• _EXERCISE OBJECTIVE_
Starting from the line that contains "an exact fraction.", output every remaining line of the records below exactly as it appears, that line and the last one included.
SOURCE DATA below:
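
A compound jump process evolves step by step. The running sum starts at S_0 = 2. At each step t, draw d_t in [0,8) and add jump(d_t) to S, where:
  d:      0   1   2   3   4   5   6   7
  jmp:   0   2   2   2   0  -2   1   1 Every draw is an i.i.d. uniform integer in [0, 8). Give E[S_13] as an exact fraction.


Outcome values over d=0..7: [0, 2, 2, 2, 0, -2, 1, 1]
Σy = 6, Σy² = 18, M = 8
μ = 6/8 = 3/4,  σ² = 18/8 − (3/4)² = 27/16
E[S_13] = 2 + 13·(3/4) = 47/4

47/4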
End of SOURCE DATA.
• _RESULT_
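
  jmp:   0   2   2   2   0  -2   1   1 Every draw is an i.i.d. uniform integer in [0, 8). Give E[S_13] as an exact fraction.


Outcome values over d=0..7: [0, 2, 2, 2, 0, -2, 1, 1]
Σy = 6, Σy² = 18, M = 8
μ = 6/8 = 3/4,  σ² = 18/8 − (3/4)² = 27/16
E[S_13] = 2 + 13·(3/4) = 47/4

47/4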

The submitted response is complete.